▶ _Task requirements_
Print each line from the start of the records below up through the line where "Place φ-nodes for variable b" is found, exactly as given.

▶ _Records provided_
+--

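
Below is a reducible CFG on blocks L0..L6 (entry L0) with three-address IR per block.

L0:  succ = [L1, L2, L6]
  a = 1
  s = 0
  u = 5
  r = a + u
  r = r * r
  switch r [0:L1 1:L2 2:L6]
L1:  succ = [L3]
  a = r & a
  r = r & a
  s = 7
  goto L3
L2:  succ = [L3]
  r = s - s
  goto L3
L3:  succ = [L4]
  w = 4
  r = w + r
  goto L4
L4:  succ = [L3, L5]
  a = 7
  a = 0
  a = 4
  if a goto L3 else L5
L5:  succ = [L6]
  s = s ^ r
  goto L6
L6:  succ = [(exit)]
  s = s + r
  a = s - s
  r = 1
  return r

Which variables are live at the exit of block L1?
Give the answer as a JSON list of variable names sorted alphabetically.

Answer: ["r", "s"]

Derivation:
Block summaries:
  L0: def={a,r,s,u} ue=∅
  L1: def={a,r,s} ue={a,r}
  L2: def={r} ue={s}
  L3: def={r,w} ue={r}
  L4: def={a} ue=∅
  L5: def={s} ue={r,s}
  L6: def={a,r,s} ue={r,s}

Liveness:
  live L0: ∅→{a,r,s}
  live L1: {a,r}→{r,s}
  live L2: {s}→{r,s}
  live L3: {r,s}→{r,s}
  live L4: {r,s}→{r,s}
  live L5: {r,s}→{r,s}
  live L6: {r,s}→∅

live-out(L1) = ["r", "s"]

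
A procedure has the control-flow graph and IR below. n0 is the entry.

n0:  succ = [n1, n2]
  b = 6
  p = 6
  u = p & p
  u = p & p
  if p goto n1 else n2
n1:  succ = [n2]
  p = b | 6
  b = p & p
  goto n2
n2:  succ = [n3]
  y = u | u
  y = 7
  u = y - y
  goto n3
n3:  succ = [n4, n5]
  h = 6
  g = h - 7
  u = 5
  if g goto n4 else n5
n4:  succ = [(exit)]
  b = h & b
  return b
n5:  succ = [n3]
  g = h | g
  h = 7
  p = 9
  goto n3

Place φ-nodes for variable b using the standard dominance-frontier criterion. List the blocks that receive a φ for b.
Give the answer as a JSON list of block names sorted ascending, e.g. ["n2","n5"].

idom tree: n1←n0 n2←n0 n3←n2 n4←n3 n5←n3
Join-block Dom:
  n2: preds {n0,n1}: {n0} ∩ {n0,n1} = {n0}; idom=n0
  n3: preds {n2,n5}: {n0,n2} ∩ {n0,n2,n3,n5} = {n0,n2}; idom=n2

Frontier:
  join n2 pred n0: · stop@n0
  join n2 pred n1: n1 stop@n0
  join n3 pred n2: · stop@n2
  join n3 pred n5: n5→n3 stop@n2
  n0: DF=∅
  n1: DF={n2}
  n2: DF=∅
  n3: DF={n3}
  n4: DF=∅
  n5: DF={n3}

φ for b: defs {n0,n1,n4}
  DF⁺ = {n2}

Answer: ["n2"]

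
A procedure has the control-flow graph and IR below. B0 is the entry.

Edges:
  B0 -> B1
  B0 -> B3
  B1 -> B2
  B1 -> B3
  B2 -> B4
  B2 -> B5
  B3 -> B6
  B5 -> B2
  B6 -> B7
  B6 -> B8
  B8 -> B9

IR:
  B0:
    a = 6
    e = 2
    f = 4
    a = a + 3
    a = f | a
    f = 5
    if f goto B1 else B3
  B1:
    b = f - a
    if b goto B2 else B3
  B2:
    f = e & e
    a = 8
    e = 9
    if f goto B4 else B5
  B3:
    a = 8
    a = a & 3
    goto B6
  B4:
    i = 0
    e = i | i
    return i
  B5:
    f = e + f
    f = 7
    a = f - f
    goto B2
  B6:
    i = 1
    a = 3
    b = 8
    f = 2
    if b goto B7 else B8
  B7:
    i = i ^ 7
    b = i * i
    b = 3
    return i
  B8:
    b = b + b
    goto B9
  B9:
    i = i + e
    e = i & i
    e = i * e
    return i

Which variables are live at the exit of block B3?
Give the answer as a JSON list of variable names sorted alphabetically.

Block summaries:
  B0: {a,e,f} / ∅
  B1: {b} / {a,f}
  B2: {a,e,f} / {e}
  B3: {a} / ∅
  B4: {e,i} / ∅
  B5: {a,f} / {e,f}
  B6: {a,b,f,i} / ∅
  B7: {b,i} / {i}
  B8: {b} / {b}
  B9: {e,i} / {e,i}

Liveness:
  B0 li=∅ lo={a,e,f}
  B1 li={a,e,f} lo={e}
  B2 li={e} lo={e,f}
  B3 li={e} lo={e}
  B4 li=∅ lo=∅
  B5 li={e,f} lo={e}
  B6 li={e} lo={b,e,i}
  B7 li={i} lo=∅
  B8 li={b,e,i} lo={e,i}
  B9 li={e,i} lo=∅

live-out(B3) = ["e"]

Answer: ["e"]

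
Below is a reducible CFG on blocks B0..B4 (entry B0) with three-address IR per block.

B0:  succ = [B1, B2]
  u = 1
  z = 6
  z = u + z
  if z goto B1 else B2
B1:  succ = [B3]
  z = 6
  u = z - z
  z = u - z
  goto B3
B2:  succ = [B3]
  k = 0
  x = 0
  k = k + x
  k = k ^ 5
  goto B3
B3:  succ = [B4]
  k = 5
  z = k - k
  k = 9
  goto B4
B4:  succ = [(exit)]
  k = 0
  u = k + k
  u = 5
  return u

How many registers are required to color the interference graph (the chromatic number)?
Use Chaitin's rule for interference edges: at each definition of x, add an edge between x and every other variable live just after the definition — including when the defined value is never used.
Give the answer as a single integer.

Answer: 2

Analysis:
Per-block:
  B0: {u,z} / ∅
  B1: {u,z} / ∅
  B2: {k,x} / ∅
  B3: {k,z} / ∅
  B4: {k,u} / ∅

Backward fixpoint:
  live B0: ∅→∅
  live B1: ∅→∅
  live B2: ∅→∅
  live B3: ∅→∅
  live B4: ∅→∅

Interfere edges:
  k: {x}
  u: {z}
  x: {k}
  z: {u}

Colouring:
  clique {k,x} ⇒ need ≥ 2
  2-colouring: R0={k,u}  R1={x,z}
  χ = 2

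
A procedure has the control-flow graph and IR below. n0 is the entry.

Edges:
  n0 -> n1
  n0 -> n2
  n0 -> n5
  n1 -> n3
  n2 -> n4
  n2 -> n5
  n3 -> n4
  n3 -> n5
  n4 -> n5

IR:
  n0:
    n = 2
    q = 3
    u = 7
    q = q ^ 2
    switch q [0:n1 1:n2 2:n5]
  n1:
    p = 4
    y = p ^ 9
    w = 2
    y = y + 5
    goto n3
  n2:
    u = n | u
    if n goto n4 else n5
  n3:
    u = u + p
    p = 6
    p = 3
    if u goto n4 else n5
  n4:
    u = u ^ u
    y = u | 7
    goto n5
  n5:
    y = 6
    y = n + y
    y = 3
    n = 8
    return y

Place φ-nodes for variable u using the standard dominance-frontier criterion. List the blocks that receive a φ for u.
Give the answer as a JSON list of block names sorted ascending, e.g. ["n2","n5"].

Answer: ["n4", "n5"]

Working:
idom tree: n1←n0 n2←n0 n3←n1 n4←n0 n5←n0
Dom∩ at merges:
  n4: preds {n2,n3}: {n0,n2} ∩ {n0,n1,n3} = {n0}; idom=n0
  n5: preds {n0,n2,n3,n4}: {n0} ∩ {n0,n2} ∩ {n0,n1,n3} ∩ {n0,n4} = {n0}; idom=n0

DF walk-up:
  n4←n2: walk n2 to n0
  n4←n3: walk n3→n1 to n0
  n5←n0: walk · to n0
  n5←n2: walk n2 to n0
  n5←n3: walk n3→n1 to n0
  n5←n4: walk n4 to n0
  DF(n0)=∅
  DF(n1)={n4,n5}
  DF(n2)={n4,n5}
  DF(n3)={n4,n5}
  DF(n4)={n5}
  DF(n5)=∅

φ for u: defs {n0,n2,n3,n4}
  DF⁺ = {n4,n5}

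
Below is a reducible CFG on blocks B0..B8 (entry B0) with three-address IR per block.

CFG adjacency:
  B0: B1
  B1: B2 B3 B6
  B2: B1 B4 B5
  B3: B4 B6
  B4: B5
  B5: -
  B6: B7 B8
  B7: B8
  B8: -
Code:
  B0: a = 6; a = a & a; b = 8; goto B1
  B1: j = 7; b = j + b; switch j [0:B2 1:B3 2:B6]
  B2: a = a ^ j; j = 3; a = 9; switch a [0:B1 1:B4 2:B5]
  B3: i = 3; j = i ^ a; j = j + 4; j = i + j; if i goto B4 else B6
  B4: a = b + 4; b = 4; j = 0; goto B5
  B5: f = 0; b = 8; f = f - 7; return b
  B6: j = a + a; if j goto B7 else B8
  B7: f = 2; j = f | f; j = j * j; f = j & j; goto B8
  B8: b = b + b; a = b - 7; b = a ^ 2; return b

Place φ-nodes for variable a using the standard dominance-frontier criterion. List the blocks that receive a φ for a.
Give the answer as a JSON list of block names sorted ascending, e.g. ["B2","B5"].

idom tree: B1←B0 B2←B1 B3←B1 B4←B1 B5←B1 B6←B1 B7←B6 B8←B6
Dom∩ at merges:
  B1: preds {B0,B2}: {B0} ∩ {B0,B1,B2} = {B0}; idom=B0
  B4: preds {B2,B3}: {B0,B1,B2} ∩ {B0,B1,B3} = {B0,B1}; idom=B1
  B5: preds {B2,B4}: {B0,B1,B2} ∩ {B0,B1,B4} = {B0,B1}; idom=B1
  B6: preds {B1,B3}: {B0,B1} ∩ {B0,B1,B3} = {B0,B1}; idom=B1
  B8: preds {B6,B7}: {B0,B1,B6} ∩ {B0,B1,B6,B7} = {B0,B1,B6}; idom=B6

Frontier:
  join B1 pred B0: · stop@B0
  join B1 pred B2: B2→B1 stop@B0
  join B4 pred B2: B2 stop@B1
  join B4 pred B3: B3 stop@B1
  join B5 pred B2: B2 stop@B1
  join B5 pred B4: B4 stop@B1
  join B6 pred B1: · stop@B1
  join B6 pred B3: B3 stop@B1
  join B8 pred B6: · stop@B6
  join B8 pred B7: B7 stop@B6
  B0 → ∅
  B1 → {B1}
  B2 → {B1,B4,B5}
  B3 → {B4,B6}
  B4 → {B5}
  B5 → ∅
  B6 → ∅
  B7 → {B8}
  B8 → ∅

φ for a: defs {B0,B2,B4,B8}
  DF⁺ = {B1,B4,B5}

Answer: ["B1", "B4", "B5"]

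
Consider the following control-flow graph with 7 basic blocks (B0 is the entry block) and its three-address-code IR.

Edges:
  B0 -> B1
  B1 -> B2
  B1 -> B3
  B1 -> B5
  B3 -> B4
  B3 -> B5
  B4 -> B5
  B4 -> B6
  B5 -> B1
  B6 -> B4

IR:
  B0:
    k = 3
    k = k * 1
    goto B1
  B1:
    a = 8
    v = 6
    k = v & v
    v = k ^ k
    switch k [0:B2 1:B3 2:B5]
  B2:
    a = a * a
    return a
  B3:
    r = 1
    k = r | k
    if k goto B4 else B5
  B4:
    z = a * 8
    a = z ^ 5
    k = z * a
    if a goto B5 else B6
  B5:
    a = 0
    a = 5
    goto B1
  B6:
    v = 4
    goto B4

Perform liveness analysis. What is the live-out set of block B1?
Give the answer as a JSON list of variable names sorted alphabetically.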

+--

▶ _Solution to the exercise_
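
Below is a reducible CFG on blocks L0..L6 (entry L0) with three-address IR per block.

L0:  succ = [L1, L2, L6]
  a = 1
  s = 0
  u = 5
  r = a + u
  r = r * r
  switch r [0:L1 1:L2 2:L6]
L1:  succ = [L3]
  a = r & a
  r = r & a
  s = 7
  goto L3
L2:  succ = [L3]
  r = s - s
  goto L3
L3:  succ = [L4]
  w = 4
  r = w + r
  goto L4
L4:  succ = [L3, L5]
  a = 7
  a = 0
  a = 4
  if a goto L3 else L5
L5:  succ = [L6]
  s = s ^ r
  goto L6
L6:  succ = [(exit)]
  s = s + r
  a = s - s
  r = 1
  return r

Which variables are live at the exit of block L1?
Give the answer as a JSON list of variable names sorted alphabetically.

Answer: ["r", "s"]

Derivation:
Block summaries:
  L0: def={a,r,s,u} ue=∅
  L1: def={a,r,s} ue={a,r}
  L2: def={r} ue={s}
  L3: def={r,w} ue={r}
  L4: def={a} ue=∅
  L5: def={s} ue={r,s}
  L6: def={a,r,s} ue={r,s}

Liveness:
  live L0: ∅→{a,r,s}
  live L1: {a,r}→{r,s}
  live L2: {s}→{r,s}
  live L3: {r,s}→{r,s}
  live L4: {r,s}→{r,s}
  live L5: {r,s}→{r,s}
  live L6: {r,s}→∅

live-out(L1) = ["r", "s"]

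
A procedure has the control-flow graph and IR below. n0 is the entry.

n0:  succ = [n1, n2]
  b = 6
  p = 6
  u = p & p
  u = p & p
  if p goto n1 else n2
n1:  succ = [n2]
  p = b | 6
  b = p & p
  goto n2
n2:  succ = [n3]
  y = u | u
  y = 7
  u = y - y
  goto n3
n3:  succ = [n4, n5]
  h = 6
  g = h - 7
  u = 5
  if g goto n4 else n5
n4:  succ = [(exit)]
  b = h & b
  return b
n5:  succ = [n3]
  g = h | g
  h = 7
  p = 9
  goto n3

Place φ-nodes for variable b using the standard dominance-frontier criterion. List the blocks that receive a φ for b.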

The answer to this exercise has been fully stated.